**DATASET RECORDS**:
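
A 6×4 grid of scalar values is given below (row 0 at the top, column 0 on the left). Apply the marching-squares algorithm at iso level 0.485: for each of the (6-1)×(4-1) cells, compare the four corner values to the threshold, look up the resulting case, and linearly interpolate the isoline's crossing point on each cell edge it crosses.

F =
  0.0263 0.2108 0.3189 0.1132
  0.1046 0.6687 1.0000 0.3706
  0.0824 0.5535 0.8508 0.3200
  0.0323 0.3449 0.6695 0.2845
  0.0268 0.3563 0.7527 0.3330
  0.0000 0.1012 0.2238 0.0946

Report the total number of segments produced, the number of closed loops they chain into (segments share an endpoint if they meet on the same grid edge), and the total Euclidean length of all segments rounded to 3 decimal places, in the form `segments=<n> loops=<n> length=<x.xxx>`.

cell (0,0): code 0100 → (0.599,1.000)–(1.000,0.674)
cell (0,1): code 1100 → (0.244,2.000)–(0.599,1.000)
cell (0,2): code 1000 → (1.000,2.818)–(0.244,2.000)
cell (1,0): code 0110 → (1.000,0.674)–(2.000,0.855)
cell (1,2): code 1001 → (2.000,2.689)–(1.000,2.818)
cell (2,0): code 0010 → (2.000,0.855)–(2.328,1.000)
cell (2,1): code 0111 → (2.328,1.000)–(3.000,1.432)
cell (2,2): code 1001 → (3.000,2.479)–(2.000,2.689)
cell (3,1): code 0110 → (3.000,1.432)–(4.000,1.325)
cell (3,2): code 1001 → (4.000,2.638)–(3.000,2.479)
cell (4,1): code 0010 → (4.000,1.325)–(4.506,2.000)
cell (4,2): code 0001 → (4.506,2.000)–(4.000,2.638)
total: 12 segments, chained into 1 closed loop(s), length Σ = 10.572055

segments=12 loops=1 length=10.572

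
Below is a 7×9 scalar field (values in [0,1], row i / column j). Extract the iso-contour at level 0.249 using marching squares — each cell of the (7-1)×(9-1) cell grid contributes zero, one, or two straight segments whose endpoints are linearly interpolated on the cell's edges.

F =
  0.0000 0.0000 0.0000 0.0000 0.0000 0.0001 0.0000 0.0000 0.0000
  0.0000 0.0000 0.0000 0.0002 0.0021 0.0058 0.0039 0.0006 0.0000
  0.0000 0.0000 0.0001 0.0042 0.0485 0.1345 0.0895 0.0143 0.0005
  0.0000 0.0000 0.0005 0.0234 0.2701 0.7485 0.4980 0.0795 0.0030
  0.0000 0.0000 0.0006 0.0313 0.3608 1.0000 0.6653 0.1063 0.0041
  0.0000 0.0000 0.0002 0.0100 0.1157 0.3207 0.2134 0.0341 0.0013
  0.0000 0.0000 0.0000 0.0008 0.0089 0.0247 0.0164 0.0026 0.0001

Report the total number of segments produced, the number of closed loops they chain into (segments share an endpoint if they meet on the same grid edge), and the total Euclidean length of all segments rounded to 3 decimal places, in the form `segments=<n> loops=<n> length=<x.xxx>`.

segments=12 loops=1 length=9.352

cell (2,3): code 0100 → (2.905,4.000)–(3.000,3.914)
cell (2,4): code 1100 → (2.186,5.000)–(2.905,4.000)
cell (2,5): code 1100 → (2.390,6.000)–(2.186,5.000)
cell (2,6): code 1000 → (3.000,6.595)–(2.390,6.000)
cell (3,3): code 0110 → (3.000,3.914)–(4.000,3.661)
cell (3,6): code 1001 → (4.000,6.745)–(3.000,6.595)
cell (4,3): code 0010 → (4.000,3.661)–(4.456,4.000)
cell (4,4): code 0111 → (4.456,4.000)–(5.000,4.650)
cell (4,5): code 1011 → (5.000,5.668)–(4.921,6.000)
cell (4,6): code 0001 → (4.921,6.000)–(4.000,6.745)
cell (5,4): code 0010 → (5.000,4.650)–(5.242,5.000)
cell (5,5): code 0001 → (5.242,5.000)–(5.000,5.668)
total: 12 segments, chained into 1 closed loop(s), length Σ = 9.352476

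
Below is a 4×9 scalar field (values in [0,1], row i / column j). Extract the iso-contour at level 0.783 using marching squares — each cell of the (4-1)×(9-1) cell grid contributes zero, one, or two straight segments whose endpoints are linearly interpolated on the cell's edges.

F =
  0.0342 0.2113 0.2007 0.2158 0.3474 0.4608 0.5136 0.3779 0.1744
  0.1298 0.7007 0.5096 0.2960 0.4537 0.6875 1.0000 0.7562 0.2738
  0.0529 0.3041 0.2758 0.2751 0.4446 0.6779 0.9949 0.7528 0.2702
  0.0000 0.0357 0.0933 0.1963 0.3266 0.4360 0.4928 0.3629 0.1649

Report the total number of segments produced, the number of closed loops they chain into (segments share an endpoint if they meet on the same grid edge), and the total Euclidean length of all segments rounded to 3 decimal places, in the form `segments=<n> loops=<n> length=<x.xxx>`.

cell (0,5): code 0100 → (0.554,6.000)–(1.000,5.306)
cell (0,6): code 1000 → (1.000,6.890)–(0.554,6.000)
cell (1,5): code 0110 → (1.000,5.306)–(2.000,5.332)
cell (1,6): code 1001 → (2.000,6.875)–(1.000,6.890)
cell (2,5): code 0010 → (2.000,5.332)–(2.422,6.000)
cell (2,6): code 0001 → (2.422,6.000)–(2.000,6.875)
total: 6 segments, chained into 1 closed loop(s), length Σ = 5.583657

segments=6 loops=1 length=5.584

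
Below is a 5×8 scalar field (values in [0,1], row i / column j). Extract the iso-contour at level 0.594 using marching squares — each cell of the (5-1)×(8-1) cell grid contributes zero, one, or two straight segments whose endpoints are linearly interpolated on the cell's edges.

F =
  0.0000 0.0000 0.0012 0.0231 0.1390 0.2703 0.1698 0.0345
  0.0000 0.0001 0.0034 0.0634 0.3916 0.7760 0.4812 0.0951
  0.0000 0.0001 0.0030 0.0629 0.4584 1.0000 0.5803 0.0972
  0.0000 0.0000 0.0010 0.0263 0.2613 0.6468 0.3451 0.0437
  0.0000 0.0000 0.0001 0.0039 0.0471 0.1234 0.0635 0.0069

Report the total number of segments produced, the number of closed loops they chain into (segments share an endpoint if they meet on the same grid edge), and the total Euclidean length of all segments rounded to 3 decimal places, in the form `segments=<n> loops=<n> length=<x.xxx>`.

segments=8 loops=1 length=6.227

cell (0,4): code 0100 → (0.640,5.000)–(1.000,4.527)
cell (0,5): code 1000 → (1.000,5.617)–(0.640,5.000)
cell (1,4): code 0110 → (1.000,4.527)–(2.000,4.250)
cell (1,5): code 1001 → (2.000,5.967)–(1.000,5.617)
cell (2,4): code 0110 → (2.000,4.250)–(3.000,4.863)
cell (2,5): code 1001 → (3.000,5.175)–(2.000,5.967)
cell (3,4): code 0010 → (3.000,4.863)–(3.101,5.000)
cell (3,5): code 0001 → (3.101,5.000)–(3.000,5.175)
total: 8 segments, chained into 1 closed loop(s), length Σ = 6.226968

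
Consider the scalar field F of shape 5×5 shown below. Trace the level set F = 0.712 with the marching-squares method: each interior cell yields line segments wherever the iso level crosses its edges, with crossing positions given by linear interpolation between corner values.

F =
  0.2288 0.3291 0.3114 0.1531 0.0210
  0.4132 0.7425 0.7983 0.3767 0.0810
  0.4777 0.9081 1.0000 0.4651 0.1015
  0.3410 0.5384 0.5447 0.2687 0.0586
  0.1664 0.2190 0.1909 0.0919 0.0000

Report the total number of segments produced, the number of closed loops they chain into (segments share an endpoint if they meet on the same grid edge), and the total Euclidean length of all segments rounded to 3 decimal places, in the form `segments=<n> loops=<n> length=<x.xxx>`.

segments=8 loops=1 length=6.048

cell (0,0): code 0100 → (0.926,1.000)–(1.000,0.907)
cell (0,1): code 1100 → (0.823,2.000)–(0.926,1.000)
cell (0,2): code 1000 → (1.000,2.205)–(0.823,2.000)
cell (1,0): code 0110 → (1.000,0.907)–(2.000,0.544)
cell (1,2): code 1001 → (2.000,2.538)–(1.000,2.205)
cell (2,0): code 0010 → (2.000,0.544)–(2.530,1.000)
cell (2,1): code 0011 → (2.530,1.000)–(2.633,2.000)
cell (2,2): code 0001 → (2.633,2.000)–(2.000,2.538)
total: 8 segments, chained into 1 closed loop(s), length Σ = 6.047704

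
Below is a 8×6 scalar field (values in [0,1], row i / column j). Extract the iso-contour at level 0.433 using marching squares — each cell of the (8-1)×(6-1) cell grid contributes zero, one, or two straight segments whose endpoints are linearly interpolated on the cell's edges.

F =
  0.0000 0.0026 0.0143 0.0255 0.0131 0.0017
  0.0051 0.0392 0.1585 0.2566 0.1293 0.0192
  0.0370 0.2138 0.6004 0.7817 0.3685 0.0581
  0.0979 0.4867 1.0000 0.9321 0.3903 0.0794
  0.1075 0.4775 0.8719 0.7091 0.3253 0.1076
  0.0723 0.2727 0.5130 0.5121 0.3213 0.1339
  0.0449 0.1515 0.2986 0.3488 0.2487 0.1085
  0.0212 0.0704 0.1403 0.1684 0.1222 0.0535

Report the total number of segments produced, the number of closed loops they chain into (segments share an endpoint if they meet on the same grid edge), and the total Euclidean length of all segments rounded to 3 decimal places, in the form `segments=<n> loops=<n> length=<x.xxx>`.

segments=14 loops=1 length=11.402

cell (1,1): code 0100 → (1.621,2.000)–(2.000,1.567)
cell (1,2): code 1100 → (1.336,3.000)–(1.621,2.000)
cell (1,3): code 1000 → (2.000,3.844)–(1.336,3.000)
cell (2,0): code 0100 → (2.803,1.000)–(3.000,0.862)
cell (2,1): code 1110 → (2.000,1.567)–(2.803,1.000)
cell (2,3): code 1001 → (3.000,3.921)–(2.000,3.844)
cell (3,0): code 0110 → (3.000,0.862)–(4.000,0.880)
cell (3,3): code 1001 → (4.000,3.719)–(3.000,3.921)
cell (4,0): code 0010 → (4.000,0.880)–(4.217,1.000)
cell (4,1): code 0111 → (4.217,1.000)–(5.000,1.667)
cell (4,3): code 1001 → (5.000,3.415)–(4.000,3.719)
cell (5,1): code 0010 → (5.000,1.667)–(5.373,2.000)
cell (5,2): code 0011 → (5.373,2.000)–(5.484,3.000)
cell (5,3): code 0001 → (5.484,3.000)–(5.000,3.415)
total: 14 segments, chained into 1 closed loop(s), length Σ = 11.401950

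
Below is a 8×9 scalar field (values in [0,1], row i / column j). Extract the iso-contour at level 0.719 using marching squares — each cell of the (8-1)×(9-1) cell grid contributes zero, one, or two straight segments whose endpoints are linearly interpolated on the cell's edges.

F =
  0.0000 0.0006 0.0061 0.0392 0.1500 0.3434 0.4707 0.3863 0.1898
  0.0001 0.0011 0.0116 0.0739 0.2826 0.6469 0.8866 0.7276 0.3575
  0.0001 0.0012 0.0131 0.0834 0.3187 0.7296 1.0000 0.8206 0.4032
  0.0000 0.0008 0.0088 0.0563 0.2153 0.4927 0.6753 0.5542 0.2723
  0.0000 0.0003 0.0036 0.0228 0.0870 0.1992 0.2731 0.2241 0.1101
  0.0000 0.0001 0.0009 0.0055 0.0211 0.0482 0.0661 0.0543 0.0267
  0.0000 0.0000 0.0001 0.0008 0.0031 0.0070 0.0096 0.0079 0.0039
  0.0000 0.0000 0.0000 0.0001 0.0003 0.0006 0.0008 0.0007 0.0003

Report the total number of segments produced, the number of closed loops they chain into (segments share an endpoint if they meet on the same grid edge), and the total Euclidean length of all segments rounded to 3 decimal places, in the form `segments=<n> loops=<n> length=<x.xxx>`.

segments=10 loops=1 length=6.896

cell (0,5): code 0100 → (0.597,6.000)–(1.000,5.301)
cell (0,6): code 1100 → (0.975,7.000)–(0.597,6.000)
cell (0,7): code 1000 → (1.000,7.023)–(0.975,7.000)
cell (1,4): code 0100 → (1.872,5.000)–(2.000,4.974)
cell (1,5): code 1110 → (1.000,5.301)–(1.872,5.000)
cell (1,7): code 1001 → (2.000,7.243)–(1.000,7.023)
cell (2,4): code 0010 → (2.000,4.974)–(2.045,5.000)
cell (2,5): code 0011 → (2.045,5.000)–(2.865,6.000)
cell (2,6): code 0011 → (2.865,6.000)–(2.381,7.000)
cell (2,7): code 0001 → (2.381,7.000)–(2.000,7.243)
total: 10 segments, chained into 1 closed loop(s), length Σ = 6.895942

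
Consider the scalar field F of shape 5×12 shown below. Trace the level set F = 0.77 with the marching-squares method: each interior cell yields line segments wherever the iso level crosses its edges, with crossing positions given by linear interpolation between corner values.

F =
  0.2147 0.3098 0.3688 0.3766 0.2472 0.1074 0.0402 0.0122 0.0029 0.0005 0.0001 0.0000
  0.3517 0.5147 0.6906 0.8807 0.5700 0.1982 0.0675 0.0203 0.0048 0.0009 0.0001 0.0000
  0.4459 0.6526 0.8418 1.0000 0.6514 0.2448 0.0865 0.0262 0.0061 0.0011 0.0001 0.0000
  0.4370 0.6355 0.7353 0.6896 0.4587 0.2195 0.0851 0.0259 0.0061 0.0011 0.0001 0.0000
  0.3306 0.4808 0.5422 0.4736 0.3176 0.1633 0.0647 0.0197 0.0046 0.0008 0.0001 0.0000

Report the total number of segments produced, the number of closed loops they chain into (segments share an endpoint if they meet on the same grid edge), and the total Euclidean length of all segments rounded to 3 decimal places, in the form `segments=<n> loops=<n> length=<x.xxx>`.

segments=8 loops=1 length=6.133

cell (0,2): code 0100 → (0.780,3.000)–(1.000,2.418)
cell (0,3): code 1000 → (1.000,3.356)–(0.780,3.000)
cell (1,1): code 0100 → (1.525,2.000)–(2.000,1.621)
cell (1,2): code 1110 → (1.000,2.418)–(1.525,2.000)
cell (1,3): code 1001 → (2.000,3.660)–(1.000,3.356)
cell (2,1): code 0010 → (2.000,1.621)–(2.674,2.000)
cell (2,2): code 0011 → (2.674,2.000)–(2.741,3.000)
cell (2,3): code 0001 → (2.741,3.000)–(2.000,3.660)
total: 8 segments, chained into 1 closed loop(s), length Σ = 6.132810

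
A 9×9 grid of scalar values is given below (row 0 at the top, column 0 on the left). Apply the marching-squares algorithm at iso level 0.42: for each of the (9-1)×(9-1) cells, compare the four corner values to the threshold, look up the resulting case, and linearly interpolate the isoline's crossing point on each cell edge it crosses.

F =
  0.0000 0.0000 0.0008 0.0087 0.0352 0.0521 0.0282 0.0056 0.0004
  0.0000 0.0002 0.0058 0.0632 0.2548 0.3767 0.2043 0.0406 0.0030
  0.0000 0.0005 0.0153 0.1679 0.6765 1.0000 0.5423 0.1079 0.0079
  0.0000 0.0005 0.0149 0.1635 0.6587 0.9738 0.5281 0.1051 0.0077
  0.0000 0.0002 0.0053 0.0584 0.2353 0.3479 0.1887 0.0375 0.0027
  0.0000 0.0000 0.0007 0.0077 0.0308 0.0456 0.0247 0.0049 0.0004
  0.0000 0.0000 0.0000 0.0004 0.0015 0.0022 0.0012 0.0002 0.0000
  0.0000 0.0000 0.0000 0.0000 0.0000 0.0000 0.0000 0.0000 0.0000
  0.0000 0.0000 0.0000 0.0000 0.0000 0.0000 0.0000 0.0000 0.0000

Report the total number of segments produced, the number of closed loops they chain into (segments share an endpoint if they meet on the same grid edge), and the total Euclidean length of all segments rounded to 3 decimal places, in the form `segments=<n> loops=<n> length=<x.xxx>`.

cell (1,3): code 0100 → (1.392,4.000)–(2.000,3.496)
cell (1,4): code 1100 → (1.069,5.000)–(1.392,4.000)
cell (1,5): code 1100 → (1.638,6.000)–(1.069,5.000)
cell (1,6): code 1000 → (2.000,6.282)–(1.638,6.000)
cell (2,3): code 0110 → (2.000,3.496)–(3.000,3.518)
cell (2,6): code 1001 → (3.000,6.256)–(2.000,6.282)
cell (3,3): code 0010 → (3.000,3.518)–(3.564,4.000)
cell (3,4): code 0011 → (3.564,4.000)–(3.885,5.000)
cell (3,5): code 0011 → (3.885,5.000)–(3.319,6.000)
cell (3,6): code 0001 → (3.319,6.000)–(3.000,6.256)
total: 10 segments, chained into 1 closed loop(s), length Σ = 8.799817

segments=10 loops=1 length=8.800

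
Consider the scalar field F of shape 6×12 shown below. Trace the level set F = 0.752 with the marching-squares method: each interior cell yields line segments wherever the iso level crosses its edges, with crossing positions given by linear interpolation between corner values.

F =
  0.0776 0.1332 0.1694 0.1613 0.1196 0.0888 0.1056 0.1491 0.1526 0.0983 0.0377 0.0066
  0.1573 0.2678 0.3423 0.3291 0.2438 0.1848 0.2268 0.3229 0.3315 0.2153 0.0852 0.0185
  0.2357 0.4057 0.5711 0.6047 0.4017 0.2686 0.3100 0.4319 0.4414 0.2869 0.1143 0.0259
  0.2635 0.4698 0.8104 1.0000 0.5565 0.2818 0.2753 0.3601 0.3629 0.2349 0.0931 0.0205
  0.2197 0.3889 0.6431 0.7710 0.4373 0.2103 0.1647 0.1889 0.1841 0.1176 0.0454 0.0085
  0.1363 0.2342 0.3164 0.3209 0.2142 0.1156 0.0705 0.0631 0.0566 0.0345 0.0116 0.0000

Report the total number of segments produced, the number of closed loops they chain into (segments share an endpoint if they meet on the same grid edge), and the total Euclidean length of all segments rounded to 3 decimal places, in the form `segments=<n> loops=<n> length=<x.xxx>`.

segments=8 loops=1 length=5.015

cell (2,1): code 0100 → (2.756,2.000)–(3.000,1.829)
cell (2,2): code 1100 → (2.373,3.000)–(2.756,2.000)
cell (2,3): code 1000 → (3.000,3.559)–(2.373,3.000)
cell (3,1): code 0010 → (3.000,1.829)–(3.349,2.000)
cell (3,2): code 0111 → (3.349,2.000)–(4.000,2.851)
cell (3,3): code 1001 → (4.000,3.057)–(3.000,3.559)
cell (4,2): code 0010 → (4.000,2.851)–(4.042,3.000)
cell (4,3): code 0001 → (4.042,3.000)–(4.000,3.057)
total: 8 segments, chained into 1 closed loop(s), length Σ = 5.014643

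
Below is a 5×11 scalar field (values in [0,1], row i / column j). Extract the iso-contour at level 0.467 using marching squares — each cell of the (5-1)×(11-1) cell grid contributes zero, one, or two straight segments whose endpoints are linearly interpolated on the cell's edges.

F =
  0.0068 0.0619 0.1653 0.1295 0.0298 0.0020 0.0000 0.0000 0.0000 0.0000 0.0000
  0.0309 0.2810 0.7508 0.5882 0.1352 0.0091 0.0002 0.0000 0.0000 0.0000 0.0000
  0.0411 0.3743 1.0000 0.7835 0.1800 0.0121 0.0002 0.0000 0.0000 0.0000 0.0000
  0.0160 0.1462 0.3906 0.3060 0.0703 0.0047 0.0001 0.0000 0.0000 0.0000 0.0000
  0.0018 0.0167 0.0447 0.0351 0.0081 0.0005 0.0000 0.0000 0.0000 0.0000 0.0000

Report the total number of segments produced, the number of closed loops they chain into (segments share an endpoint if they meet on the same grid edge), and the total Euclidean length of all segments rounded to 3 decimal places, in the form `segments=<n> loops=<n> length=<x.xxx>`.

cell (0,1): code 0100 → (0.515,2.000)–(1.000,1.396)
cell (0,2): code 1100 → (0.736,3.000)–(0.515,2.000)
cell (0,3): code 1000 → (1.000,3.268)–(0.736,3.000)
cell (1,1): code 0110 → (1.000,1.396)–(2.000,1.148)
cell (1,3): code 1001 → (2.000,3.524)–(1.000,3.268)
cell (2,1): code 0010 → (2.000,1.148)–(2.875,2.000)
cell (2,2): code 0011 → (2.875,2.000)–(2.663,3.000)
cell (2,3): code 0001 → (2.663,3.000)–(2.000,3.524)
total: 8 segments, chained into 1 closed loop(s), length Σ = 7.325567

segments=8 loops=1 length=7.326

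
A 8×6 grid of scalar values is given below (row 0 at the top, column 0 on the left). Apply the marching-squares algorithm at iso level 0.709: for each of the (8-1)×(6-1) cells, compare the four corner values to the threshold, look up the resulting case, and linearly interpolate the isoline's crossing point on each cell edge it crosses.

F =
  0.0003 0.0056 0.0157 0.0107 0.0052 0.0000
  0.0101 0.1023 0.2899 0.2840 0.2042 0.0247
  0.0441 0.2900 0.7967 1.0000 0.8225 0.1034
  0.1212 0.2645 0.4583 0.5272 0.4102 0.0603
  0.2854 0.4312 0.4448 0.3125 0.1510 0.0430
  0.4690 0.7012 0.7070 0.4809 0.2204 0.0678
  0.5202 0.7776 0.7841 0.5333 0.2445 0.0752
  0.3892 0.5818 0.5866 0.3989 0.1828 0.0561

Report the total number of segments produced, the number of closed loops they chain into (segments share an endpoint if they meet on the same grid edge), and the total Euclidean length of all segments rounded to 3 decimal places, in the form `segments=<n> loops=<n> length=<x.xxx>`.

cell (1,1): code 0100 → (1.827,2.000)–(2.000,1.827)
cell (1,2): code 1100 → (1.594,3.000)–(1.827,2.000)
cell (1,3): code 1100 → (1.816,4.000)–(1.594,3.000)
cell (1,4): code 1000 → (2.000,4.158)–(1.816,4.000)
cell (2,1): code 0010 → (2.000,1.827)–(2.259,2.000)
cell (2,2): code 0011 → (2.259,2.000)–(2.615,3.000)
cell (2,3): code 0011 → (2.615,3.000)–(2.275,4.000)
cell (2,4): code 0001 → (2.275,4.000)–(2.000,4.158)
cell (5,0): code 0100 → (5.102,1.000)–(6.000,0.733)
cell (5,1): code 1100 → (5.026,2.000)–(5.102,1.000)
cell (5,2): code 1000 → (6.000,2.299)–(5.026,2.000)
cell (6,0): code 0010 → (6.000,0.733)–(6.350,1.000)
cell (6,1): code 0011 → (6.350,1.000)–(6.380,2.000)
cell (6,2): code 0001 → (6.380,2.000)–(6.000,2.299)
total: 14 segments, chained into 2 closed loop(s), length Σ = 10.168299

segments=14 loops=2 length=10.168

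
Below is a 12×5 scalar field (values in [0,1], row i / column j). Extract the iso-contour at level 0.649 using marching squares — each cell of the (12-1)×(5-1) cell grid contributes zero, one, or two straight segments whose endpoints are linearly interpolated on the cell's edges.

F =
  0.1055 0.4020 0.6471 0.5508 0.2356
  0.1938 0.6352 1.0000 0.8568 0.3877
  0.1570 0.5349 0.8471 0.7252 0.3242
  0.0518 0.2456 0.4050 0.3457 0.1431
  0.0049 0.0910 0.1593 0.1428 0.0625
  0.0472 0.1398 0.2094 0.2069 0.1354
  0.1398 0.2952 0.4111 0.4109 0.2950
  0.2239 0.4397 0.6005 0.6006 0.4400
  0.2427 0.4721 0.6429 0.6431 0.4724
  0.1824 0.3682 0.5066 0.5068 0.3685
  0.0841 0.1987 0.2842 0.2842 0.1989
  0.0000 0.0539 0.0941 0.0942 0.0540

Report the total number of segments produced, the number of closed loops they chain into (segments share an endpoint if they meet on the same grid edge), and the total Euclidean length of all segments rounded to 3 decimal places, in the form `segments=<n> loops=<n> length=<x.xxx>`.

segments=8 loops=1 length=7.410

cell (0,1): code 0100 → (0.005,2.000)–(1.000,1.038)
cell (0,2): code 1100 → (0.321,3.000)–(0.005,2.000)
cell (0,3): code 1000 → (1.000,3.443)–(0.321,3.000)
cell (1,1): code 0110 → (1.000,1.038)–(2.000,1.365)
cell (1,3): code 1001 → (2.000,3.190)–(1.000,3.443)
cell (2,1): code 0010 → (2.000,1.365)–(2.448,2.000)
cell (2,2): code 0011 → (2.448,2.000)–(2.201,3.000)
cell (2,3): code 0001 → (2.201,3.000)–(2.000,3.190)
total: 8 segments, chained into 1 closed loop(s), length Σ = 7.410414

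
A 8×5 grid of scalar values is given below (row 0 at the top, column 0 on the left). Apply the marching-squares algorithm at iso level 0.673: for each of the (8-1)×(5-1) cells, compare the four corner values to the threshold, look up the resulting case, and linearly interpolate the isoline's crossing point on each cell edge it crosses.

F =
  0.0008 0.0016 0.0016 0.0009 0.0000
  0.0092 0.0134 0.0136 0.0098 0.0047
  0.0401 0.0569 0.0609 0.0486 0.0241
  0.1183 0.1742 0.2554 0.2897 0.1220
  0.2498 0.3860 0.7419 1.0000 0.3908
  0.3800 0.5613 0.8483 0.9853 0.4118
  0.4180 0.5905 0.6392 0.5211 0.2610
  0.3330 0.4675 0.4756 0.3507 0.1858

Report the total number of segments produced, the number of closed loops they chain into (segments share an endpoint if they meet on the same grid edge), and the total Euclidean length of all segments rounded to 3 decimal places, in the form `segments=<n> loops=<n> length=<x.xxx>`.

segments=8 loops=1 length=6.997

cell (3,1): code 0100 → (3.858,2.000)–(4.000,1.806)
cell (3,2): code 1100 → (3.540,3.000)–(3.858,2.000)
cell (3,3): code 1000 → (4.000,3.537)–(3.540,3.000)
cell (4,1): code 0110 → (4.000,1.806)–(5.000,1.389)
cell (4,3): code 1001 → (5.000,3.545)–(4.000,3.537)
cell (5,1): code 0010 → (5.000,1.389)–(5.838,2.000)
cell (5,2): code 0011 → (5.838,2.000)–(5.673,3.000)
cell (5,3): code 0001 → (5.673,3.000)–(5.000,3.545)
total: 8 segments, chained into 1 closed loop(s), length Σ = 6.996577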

**YOUR TASK**:
Using the records above, write out exactly the lines between the one holding "0.4690 0.7012 0.7070 0.4809 0.2204 0.0678" and the one holding "0.3892 0.5818 0.5866 0.3989 0.1828 0.0561", inclusive; leave everything else out.

**RESPONSE**:
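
  0.4690 0.7012 0.7070 0.4809 0.2204 0.0678
  0.5202 0.7776 0.7841 0.5333 0.2445 0.0752
  0.3892 0.5818 0.5866 0.3989 0.1828 0.0561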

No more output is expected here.